Stored items

Start of Block

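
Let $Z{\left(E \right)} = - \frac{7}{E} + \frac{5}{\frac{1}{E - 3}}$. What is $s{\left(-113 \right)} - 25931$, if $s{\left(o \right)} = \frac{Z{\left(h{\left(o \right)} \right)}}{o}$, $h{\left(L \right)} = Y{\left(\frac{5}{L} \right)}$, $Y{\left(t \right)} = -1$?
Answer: $- \frac{2930190}{113} \approx -25931.0$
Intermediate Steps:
$h{\left(L \right)} = -1$
$Z{\left(E \right)} = -15 - \frac{7}{E} + 5 E$ ($Z{\left(E \right)} = - \frac{7}{E} + \frac{5}{\frac{1}{-3 + E}} = - \frac{7}{E} + 5 \left(-3 + E\right) = - \frac{7}{E} + \left(-15 + 5 E\right) = -15 - \frac{7}{E} + 5 E$)
$s{\left(o \right)} = - \frac{13}{o}$ ($s{\left(o \right)} = \frac{-15 - \frac{7}{-1} + 5 \left(-1\right)}{o} = \frac{-15 - -7 - 5}{o} = \frac{-15 + 7 - 5}{o} = - \frac{13}{o}$)
$s{\left(-113 \right)} - 25931 = - \frac{13}{-113} - 25931 = \left(-13\right) \left(- \frac{1}{113}\right) - 25931 = \frac{13}{113} - 25931 = - \frac{2930190}{113}$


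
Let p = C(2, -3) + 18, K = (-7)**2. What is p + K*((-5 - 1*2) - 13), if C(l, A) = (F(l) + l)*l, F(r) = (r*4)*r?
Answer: -926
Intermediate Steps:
F(r) = 4*r**2 (F(r) = (4*r)*r = 4*r**2)
C(l, A) = l*(l + 4*l**2) (C(l, A) = (4*l**2 + l)*l = (l + 4*l**2)*l = l*(l + 4*l**2))
K = 49
p = 54 (p = 2**2*(1 + 4*2) + 18 = 4*(1 + 8) + 18 = 4*9 + 18 = 36 + 18 = 54)
p + K*((-5 - 1*2) - 13) = 54 + 49*((-5 - 1*2) - 13) = 54 + 49*((-5 - 2) - 13) = 54 + 49*(-7 - 13) = 54 + 49*(-20) = 54 - 980 = -926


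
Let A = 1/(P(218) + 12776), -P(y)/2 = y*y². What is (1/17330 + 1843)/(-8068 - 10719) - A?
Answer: -330693238310849/3370991173061240 ≈ -0.098100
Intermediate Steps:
P(y) = -2*y³ (P(y) = -2*y*y² = -2*y³)
A = -1/20707688 (A = 1/(-2*218³ + 12776) = 1/(-2*10360232 + 12776) = 1/(-20720464 + 12776) = 1/(-20707688) = -1/20707688 ≈ -4.8291e-8)
(1/17330 + 1843)/(-8068 - 10719) - A = (1/17330 + 1843)/(-8068 - 10719) - 1*(-1/20707688) = (1/17330 + 1843)/(-18787) + 1/20707688 = (31939191/17330)*(-1/18787) + 1/20707688 = -31939191/325578710 + 1/20707688 = -330693238310849/3370991173061240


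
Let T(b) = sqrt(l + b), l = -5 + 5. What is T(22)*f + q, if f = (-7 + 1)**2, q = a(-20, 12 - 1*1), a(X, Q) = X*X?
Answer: 400 + 36*sqrt(22) ≈ 568.86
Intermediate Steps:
l = 0
a(X, Q) = X**2
q = 400 (q = (-20)**2 = 400)
f = 36 (f = (-6)**2 = 36)
T(b) = sqrt(b) (T(b) = sqrt(0 + b) = sqrt(b))
T(22)*f + q = sqrt(22)*36 + 400 = 36*sqrt(22) + 400 = 400 + 36*sqrt(22)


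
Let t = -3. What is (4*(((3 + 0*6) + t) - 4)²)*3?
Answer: 192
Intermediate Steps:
(4*(((3 + 0*6) + t) - 4)²)*3 = (4*(((3 + 0*6) - 3) - 4)²)*3 = (4*(((3 + 0) - 3) - 4)²)*3 = (4*((3 - 3) - 4)²)*3 = (4*(0 - 4)²)*3 = (4*(-4)²)*3 = (4*16)*3 = 64*3 = 192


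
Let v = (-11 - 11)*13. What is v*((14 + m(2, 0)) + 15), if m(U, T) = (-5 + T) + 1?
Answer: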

End of Block

#### [PROBLEM DETAILS]
Return nothing but the lines from the top of the records above through the line that has "Answer: -330693238310849/3370991173061240 ≈". Keep each one exact.

#### [EXPECTED ANSWER]
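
Let $Z{\left(E \right)} = - \frac{7}{E} + \frac{5}{\frac{1}{E - 3}}$. What is $s{\left(-113 \right)} - 25931$, if $s{\left(o \right)} = \frac{Z{\left(h{\left(o \right)} \right)}}{o}$, $h{\left(L \right)} = Y{\left(\frac{5}{L} \right)}$, $Y{\left(t \right)} = -1$?
Answer: $- \frac{2930190}{113} \approx -25931.0$
Intermediate Steps:
$h{\left(L \right)} = -1$
$Z{\left(E \right)} = -15 - \frac{7}{E} + 5 E$ ($Z{\left(E \right)} = - \frac{7}{E} + \frac{5}{\frac{1}{-3 + E}} = - \frac{7}{E} + 5 \left(-3 + E\right) = - \frac{7}{E} + \left(-15 + 5 E\right) = -15 - \frac{7}{E} + 5 E$)
$s{\left(o \right)} = - \frac{13}{o}$ ($s{\left(o \right)} = \frac{-15 - \frac{7}{-1} + 5 \left(-1\right)}{o} = \frac{-15 - -7 - 5}{o} = \frac{-15 + 7 - 5}{o} = - \frac{13}{o}$)
$s{\left(-113 \right)} - 25931 = - \frac{13}{-113} - 25931 = \left(-13\right) \left(- \frac{1}{113}\right) - 25931 = \frac{13}{113} - 25931 = - \frac{2930190}{113}$


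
Let p = C(2, -3) + 18, K = (-7)**2. What is p + K*((-5 - 1*2) - 13), if C(l, A) = (F(l) + l)*l, F(r) = (r*4)*r?
Answer: -926
Intermediate Steps:
F(r) = 4*r**2 (F(r) = (4*r)*r = 4*r**2)
C(l, A) = l*(l + 4*l**2) (C(l, A) = (4*l**2 + l)*l = (l + 4*l**2)*l = l*(l + 4*l**2))
K = 49
p = 54 (p = 2**2*(1 + 4*2) + 18 = 4*(1 + 8) + 18 = 4*9 + 18 = 36 + 18 = 54)
p + K*((-5 - 1*2) - 13) = 54 + 49*((-5 - 1*2) - 13) = 54 + 49*((-5 - 2) - 13) = 54 + 49*(-7 - 13) = 54 + 49*(-20) = 54 - 980 = -926


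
Let A = 1/(P(218) + 12776), -P(y)/2 = y*y². What is (1/17330 + 1843)/(-8068 - 10719) - A?
Answer: -330693238310849/3370991173061240 ≈ -0.098100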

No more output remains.